┌─ DATA FOR THIS EXERCISE
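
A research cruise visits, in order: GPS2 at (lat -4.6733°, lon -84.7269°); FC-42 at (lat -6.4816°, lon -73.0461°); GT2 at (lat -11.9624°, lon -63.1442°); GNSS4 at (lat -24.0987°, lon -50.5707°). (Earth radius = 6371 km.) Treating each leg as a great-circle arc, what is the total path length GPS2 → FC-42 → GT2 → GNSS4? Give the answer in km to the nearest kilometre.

GPS2→FC-42: c = 0.205331 rad, d = 1308.17 km
FC-42→GT2: c = 0.195511 rad, d = 1245.60 km
GT2→GNSS4: c = 0.296950 rad, d = 1891.87 km
Total = 1308.17 + 1245.60 + 1891.87 = 4445.63 km

4446 km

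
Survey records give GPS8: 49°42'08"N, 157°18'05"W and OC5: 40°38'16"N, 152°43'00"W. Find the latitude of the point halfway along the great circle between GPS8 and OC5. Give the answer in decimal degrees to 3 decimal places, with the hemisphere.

45.193°N

GPS8: φ = +49.70222°, λ = -157.30139°
OC5: φ = +40.63778°, λ = -152.71667°
Bx = cos φ₂ cos Δλ = 0.756414,  By = cos φ₂ sin Δλ = 0.060657
φₘ = atan2(sin φ₁ + sin φ₂, √((cos φ₁ + Bx)² + By²)) = 45.19279°
λₘ = λ₁ + atan2(By, cos φ₁ + Bx) = -154.82614°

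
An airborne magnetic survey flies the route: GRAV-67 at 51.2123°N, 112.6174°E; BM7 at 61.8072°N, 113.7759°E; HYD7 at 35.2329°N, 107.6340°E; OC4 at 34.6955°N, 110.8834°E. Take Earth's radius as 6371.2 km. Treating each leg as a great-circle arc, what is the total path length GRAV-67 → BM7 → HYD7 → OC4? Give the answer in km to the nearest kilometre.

GRAV-67→BM7: c = 0.185245 rad, d = 1180.23 km
BM7→HYD7: c = 0.468736 rad, d = 2986.41 km
HYD7→OC4: c = 0.047411 rad, d = 302.07 km
Total = 1180.23 + 2986.41 + 302.07 = 4468.71 km

4469 km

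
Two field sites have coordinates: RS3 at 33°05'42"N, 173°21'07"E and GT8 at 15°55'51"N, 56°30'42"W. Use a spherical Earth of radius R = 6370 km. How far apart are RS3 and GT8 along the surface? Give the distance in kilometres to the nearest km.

12416 km

RS3: φ = +33.09500°, λ = +173.35194°
GT8: φ = +15.93083°, λ = -56.51167°
Δφ = -17.1642°,  Δλ = 130.1364°
a = sin²(Δφ/2) + cos φ₁ cos φ₂ sin²(Δλ/2) = 0.684710
c = 2·arcsin(√a) = 1.949180 rad = 111.6798°
d = R·c = 6370 × 1.949180 = 12416.3 km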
└─
**EXERCISE DETAILS:** Would you return the entries exactly as they stand?

**EXPECTED ANSWER:**
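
A research cruise visits, in order: GPS2 at (lat -4.6733°, lon -84.7269°); FC-42 at (lat -6.4816°, lon -73.0461°); GT2 at (lat -11.9624°, lon -63.1442°); GNSS4 at (lat -24.0987°, lon -50.5707°). (Earth radius = 6371 km.) Treating each leg as a great-circle arc, what is the total path length GPS2 → FC-42 → GT2 → GNSS4? Give the answer in km to the nearest kilometre.

GPS2→FC-42: c = 0.205331 rad, d = 1308.17 km
FC-42→GT2: c = 0.195511 rad, d = 1245.60 km
GT2→GNSS4: c = 0.296950 rad, d = 1891.87 km
Total = 1308.17 + 1245.60 + 1891.87 = 4445.63 km

4446 km

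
Survey records give GPS8: 49°42'08"N, 157°18'05"W and OC5: 40°38'16"N, 152°43'00"W. Find the latitude of the point halfway along the great circle between GPS8 and OC5. Give the answer in decimal degrees to 3 decimal places, with the hemisphere.

45.193°N

GPS8: φ = +49.70222°, λ = -157.30139°
OC5: φ = +40.63778°, λ = -152.71667°
Bx = cos φ₂ cos Δλ = 0.756414,  By = cos φ₂ sin Δλ = 0.060657
φₘ = atan2(sin φ₁ + sin φ₂, √((cos φ₁ + Bx)² + By²)) = 45.19279°
λₘ = λ₁ + atan2(By, cos φ₁ + Bx) = -154.82614°

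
An airborne magnetic survey flies the route: GRAV-67 at 51.2123°N, 112.6174°E; BM7 at 61.8072°N, 113.7759°E; HYD7 at 35.2329°N, 107.6340°E; OC4 at 34.6955°N, 110.8834°E. Take Earth's radius as 6371.2 km. Treating each leg as a great-circle arc, what is the total path length GRAV-67 → BM7 → HYD7 → OC4? Give the answer in km to the nearest kilometre.

GRAV-67→BM7: c = 0.185245 rad, d = 1180.23 km
BM7→HYD7: c = 0.468736 rad, d = 2986.41 km
HYD7→OC4: c = 0.047411 rad, d = 302.07 km
Total = 1180.23 + 2986.41 + 302.07 = 4468.71 km

4469 km

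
Two field sites have coordinates: RS3 at 33°05'42"N, 173°21'07"E and GT8 at 15°55'51"N, 56°30'42"W. Use a spherical Earth of radius R = 6370 km. How far apart are RS3 and GT8 along the surface? Give the distance in kilometres to the nearest km.

12416 km

RS3: φ = +33.09500°, λ = +173.35194°
GT8: φ = +15.93083°, λ = -56.51167°
Δφ = -17.1642°,  Δλ = 130.1364°
a = sin²(Δφ/2) + cos φ₁ cos φ₂ sin²(Δλ/2) = 0.684710
c = 2·arcsin(√a) = 1.949180 rad = 111.6798°
d = R·c = 6370 × 1.949180 = 12416.3 km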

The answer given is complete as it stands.